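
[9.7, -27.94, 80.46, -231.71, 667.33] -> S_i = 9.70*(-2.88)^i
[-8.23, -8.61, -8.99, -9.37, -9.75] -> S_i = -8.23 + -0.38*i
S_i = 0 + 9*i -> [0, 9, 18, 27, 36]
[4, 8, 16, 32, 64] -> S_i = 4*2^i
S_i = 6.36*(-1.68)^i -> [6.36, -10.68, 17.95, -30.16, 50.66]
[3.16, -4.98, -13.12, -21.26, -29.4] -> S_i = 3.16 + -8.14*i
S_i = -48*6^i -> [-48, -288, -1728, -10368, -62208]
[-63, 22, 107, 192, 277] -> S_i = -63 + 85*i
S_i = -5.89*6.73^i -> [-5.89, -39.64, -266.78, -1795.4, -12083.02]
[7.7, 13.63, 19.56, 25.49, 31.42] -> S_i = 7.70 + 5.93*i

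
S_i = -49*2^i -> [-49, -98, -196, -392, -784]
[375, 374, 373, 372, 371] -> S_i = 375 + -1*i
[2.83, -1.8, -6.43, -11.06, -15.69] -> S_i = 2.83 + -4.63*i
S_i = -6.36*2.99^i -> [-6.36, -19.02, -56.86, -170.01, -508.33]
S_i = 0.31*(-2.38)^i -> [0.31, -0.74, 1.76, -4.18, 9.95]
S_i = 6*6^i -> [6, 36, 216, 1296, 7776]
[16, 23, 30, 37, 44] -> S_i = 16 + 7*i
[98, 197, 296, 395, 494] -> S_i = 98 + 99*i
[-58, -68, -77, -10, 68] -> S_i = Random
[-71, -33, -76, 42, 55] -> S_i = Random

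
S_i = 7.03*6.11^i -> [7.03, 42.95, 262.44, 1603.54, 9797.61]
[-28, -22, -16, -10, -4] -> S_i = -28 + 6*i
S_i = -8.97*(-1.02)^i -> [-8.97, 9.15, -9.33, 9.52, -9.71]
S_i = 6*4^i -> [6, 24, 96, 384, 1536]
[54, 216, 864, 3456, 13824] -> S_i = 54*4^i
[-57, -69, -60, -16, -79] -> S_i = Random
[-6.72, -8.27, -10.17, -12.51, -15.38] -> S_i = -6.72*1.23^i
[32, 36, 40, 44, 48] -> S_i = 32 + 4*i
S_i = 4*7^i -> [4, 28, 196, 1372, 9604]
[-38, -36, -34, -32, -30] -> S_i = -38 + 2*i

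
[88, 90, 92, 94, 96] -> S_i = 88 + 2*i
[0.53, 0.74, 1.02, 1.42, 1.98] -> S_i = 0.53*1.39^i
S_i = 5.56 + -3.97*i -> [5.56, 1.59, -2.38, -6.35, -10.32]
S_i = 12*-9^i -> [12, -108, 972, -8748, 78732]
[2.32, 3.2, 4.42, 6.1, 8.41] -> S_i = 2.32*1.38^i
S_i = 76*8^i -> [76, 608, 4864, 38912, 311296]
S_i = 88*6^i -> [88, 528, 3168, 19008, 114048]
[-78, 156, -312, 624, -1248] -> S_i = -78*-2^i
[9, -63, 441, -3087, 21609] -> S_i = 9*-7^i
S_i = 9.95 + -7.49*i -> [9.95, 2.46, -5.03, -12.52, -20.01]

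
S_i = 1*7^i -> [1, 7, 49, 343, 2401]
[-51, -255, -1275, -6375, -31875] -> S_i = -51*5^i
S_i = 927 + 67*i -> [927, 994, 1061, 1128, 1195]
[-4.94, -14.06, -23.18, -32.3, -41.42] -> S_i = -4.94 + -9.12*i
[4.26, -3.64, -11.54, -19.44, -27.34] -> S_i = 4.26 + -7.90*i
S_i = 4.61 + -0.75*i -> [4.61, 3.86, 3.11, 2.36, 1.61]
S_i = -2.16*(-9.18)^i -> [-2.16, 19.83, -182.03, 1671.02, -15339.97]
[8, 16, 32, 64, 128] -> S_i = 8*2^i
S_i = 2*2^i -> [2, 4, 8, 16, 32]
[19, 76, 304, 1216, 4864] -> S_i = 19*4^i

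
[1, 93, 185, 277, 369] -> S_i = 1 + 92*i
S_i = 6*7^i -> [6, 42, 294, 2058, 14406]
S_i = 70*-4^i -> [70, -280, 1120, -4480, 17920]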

Work task
Your answer should consist of the lines of the listing that contain "Random", copied as they stand.

Output of the task
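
[-58, -68, -77, -10, 68] -> S_i = Random
[-71, -33, -76, 42, 55] -> S_i = Random
[-57, -69, -60, -16, -79] -> S_i = Random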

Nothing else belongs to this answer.